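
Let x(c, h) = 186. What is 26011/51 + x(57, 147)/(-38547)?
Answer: 111404059/218433 ≈ 510.01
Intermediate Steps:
26011/51 + x(57, 147)/(-38547) = 26011/51 + 186/(-38547) = 26011*(1/51) + 186*(-1/38547) = 26011/51 - 62/12849 = 111404059/218433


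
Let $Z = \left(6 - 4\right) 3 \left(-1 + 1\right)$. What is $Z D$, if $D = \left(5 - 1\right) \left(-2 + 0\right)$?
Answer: $0$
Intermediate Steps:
$Z = 0$ ($Z = 2 \cdot 3 \cdot 0 = 6 \cdot 0 = 0$)
$D = -8$ ($D = 4 \left(-2\right) = -8$)
$Z D = 0 \left(-8\right) = 0$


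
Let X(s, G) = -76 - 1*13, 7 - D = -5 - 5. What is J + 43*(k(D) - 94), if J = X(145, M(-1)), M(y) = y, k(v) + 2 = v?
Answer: -3486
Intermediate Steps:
D = 17 (D = 7 - (-5 - 5) = 7 - 1*(-10) = 7 + 10 = 17)
k(v) = -2 + v
X(s, G) = -89 (X(s, G) = -76 - 13 = -89)
J = -89
J + 43*(k(D) - 94) = -89 + 43*((-2 + 17) - 94) = -89 + 43*(15 - 94) = -89 + 43*(-79) = -89 - 3397 = -3486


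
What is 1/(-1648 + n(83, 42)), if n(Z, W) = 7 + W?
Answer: -1/1599 ≈ -0.00062539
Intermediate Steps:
1/(-1648 + n(83, 42)) = 1/(-1648 + (7 + 42)) = 1/(-1648 + 49) = 1/(-1599) = -1/1599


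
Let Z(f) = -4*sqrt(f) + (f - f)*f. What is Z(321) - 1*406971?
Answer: -406971 - 4*sqrt(321) ≈ -4.0704e+5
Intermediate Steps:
Z(f) = -4*sqrt(f) (Z(f) = -4*sqrt(f) + 0*f = -4*sqrt(f) + 0 = -4*sqrt(f))
Z(321) - 1*406971 = -4*sqrt(321) - 1*406971 = -4*sqrt(321) - 406971 = -406971 - 4*sqrt(321)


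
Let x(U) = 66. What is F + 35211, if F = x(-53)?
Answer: 35277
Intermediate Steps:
F = 66
F + 35211 = 66 + 35211 = 35277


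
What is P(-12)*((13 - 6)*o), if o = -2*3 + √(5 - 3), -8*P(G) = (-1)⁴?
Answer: 21/4 - 7*√2/8 ≈ 4.0126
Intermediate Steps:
P(G) = -⅛ (P(G) = -⅛*(-1)⁴ = -⅛*1 = -⅛)
o = -6 + √2 ≈ -4.5858
P(-12)*((13 - 6)*o) = -(13 - 6)*(-6 + √2)/8 = -7*(-6 + √2)/8 = -(-42 + 7*√2)/8 = 21/4 - 7*√2/8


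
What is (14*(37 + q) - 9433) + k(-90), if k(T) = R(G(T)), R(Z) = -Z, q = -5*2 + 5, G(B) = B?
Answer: -8895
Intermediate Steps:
q = -5 (q = -10 + 5 = -5)
k(T) = -T
(14*(37 + q) - 9433) + k(-90) = (14*(37 - 5) - 9433) - 1*(-90) = (14*32 - 9433) + 90 = (448 - 9433) + 90 = -8985 + 90 = -8895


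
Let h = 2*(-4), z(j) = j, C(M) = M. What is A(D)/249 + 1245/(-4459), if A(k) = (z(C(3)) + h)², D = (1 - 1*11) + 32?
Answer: -198530/1110291 ≈ -0.17881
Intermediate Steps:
h = -8
D = 22 (D = (1 - 11) + 32 = -10 + 32 = 22)
A(k) = 25 (A(k) = (3 - 8)² = (-5)² = 25)
A(D)/249 + 1245/(-4459) = 25/249 + 1245/(-4459) = 25*(1/249) + 1245*(-1/4459) = 25/249 - 1245/4459 = -198530/1110291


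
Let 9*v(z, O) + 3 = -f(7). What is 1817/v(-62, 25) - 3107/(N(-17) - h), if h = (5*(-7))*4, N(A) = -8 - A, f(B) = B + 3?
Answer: -2476988/1937 ≈ -1278.8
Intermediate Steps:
f(B) = 3 + B
h = -140 (h = -35*4 = -140)
v(z, O) = -13/9 (v(z, O) = -⅓ + (-(3 + 7))/9 = -⅓ + (-1*10)/9 = -⅓ + (⅑)*(-10) = -⅓ - 10/9 = -13/9)
1817/v(-62, 25) - 3107/(N(-17) - h) = 1817/(-13/9) - 3107/((-8 - 1*(-17)) - 1*(-140)) = 1817*(-9/13) - 3107/((-8 + 17) + 140) = -16353/13 - 3107/(9 + 140) = -16353/13 - 3107/149 = -2476988/1937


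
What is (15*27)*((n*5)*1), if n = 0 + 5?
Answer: 10125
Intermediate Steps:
n = 5
(15*27)*((n*5)*1) = (15*27)*((5*5)*1) = 405*(25*1) = 405*25 = 10125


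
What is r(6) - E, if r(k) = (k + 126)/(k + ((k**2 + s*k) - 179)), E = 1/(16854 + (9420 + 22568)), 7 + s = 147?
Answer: 6446441/34335926 ≈ 0.18775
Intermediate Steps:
s = 140 (s = -7 + 147 = 140)
E = 1/48842 (E = 1/(16854 + 31988) = 1/48842 ≈ 2.0474e-5)
r(k) = (126 + k)/(-179 + k**2 + 141*k) (r(k) = (k + 126)/(k + ((k**2 + 140*k) - 179)) = (126 + k)/(k + (-179 + k**2 + 140*k)) = (126 + k)/(-179 + k**2 + 141*k))
r(6) - E = (126 + 6)/(-179 + 6**2 + 141*6) - 1*1/48842 = 132/(-179 + 36 + 846) - 1/48842 = 132/703 - 1/48842 = 6446441/34335926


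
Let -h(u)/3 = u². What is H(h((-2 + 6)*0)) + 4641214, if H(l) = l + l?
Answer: 4641214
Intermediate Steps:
h(u) = -3*u²
H(l) = 2*l
H(h((-2 + 6)*0)) + 4641214 = 2*(-3*((-2 + 6)*0)²) + 4641214 = 2*(-3*(4*0)²) + 4641214 = 2*(-3*0²) + 4641214 = 2*(-3*0) + 4641214 = 2*0 + 4641214 = 0 + 4641214 = 4641214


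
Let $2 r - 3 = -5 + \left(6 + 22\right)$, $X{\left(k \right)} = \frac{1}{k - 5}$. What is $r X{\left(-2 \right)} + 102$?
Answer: $\frac{701}{7} \approx 100.14$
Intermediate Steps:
$X{\left(k \right)} = \frac{1}{-5 + k}$
$r = 13$ ($r = \frac{3}{2} + \frac{-5 + \left(6 + 22\right)}{2} = \frac{3}{2} + \frac{-5 + 28}{2} = \frac{3}{2} + \frac{1}{2} \cdot 23 = \frac{3}{2} + \frac{23}{2} = 13$)
$r X{\left(-2 \right)} + 102 = \frac{13}{-5 - 2} + 102 = \frac{13}{-7} + 102 = 13 \left(- \frac{1}{7}\right) + 102 = - \frac{13}{7} + 102 = \frac{701}{7}$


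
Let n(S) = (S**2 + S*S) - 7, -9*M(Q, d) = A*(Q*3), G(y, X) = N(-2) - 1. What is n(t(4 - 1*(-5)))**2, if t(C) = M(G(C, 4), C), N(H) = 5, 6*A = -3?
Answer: 3025/81 ≈ 37.346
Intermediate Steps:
A = -1/2 (A = (1/6)*(-3) = -1/2 ≈ -0.50000)
G(y, X) = 4 (G(y, X) = 5 - 1 = 4)
M(Q, d) = Q/6 (M(Q, d) = -(-1)*Q*3/18 = -(-1)*3*Q/18 = -(-1)*Q/6 = Q/6)
t(C) = 2/3 (t(C) = (1/6)*4 = 2/3)
n(S) = -7 + 2*S**2 (n(S) = (S**2 + S**2) - 7 = 2*S**2 - 7 = -7 + 2*S**2)
n(t(4 - 1*(-5)))**2 = (-7 + 2*(2/3)**2)**2 = (-7 + 2*(4/9))**2 = (-7 + 8/9)**2 = (-55/9)**2 = 3025/81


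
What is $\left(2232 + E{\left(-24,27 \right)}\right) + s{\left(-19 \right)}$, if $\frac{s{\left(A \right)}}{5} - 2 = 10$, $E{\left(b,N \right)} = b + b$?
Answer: $2244$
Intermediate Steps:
$E{\left(b,N \right)} = 2 b$
$s{\left(A \right)} = 60$ ($s{\left(A \right)} = 10 + 5 \cdot 10 = 10 + 50 = 60$)
$\left(2232 + E{\left(-24,27 \right)}\right) + s{\left(-19 \right)} = \left(2232 + 2 \left(-24\right)\right) + 60 = \left(2232 - 48\right) + 60 = 2184 + 60 = 2244$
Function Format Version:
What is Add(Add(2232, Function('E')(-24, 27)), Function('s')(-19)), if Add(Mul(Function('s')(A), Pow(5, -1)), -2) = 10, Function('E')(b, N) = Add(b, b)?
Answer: 2244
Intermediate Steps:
Function('E')(b, N) = Mul(2, b)
Function('s')(A) = 60 (Function('s')(A) = Add(10, Mul(5, 10)) = Add(10, 50) = 60)
Add(Add(2232, Function('E')(-24, 27)), Function('s')(-19)) = Add(Add(2232, Mul(2, -24)), 60) = Add(Add(2232, -48), 60) = Add(2184, 60) = 2244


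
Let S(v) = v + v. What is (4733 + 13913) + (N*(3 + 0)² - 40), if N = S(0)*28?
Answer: 18606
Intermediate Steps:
S(v) = 2*v
N = 0 (N = (2*0)*28 = 0*28 = 0)
(4733 + 13913) + (N*(3 + 0)² - 40) = (4733 + 13913) + (0*(3 + 0)² - 40) = 18646 + (0*3² - 40) = 18646 + (0*9 - 40) = 18646 + (0 - 40) = 18646 - 40 = 18606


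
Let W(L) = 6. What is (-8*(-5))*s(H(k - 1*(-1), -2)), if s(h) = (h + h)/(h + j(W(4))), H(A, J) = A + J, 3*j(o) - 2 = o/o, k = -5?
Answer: 96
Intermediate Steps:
j(o) = 1 (j(o) = 2/3 + (o/o)/3 = 2/3 + (1/3)*1 = 2/3 + 1/3 = 1)
s(h) = 2*h/(1 + h) (s(h) = (h + h)/(h + 1) = (2*h)/(1 + h) = 2*h/(1 + h))
(-8*(-5))*s(H(k - 1*(-1), -2)) = (-8*(-5))*(2*((-5 - 1*(-1)) - 2)/(1 + ((-5 - 1*(-1)) - 2))) = 40*(2*((-5 + 1) - 2)/(1 + ((-5 + 1) - 2))) = 40*(2*(-4 - 2)/(1 + (-4 - 2))) = 40*(2*(-6)/(1 - 6)) = 40*(2*(-6)/(-5)) = 40*(2*(-6)*(-1/5)) = 40*(12/5) = 96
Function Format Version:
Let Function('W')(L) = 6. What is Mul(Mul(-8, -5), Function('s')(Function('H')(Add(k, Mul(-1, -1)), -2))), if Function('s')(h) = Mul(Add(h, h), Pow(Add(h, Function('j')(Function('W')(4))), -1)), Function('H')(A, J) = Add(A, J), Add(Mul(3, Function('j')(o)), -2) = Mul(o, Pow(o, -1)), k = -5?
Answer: 96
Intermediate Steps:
Function('j')(o) = 1 (Function('j')(o) = Add(Rational(2, 3), Mul(Rational(1, 3), Mul(o, Pow(o, -1)))) = Add(Rational(2, 3), Mul(Rational(1, 3), 1)) = Add(Rational(2, 3), Rational(1, 3)) = 1)
Function('s')(h) = Mul(2, h, Pow(Add(1, h), -1)) (Function('s')(h) = Mul(Add(h, h), Pow(Add(h, 1), -1)) = Mul(Mul(2, h), Pow(Add(1, h), -1)) = Mul(2, h, Pow(Add(1, h), -1)))
Mul(Mul(-8, -5), Function('s')(Function('H')(Add(k, Mul(-1, -1)), -2))) = Mul(Mul(-8, -5), Mul(2, Add(Add(-5, Mul(-1, -1)), -2), Pow(Add(1, Add(Add(-5, Mul(-1, -1)), -2)), -1))) = Mul(40, Mul(2, Add(Add(-5, 1), -2), Pow(Add(1, Add(Add(-5, 1), -2)), -1))) = Mul(40, Mul(2, Add(-4, -2), Pow(Add(1, Add(-4, -2)), -1))) = Mul(40, Mul(2, -6, Pow(Add(1, -6), -1))) = Mul(40, Mul(2, -6, Pow(-5, -1))) = Mul(40, Mul(2, -6, Rational(-1, 5))) = Mul(40, Rational(12, 5)) = 96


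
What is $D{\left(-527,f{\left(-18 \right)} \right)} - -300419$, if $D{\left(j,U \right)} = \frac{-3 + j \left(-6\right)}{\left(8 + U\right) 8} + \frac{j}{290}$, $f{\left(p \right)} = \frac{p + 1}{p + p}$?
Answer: $\frac{2657602231}{8845} \approx 3.0046 \cdot 10^{5}$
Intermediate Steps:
$f{\left(p \right)} = \frac{1 + p}{2 p}$
$D{\left(j,U \right)} = \frac{j}{290} + \frac{-3 - 6 j}{64 + 8 U}$ ($D{\left(j,U \right)} = \frac{-3 - 6 j}{64 + 8 U} + j \frac{1}{290} = \frac{-3 - 6 j}{64 + 8 U} + \frac{j}{290} = \frac{j}{290} + \frac{-3 - 6 j}{64 + 8 U}$)
$D{\left(-527,f{\left(-18 \right)} \right)} - -300419 = \frac{-435 - -441626 + 4 \frac{1 - 18}{2 \left(-18\right)} \left(-527\right)}{1160 \left(8 + \frac{1 - 18}{2 \left(-18\right)}\right)} - -300419 = \frac{-435 + 441626 + 4 \cdot \frac{1}{2} \left(- \frac{1}{18}\right) \left(-17\right) \left(-527\right)}{1160 \left(8 + \frac{1}{2} \left(- \frac{1}{18}\right) \left(-17\right)\right)} + 300419 = \frac{-435 + 441626 + 4 \cdot \frac{17}{36} \left(-527\right)}{1160 \left(8 + \frac{17}{36}\right)} + 300419 = \frac{-435 + 441626 - \frac{8959}{9}}{1160 \cdot \frac{305}{36}} + 300419 = \frac{1}{1160} \cdot \frac{36}{305} \cdot \frac{3961760}{9} + 300419 = \frac{396176}{8845} + 300419 = \frac{2657602231}{8845}$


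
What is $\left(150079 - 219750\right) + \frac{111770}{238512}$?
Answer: $- \frac{8308628891}{119256} \approx -69671.0$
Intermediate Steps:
$\left(150079 - 219750\right) + \frac{111770}{238512} = \left(150079 - 219750\right) + 111770 \cdot \frac{1}{238512} = \left(150079 - 219750\right) + \frac{55885}{119256} = -69671 + \frac{55885}{119256} = - \frac{8308628891}{119256}$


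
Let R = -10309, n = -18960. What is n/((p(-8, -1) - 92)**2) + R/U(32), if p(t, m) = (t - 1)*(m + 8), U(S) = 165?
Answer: -2006417/31713 ≈ -63.268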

---

WORK TO COMPLETE:
"Answer: $0$" marks the last line to print; print everything from the first line of the data through that line, unchanged, and nothing more.

TASK ANSWER:
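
Let x(c, h) = 186. What is 26011/51 + x(57, 147)/(-38547)?
Answer: 111404059/218433 ≈ 510.01
Intermediate Steps:
26011/51 + x(57, 147)/(-38547) = 26011/51 + 186/(-38547) = 26011*(1/51) + 186*(-1/38547) = 26011/51 - 62/12849 = 111404059/218433


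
Let $Z = \left(6 - 4\right) 3 \left(-1 + 1\right)$. What is $Z D$, if $D = \left(5 - 1\right) \left(-2 + 0\right)$?
Answer: $0$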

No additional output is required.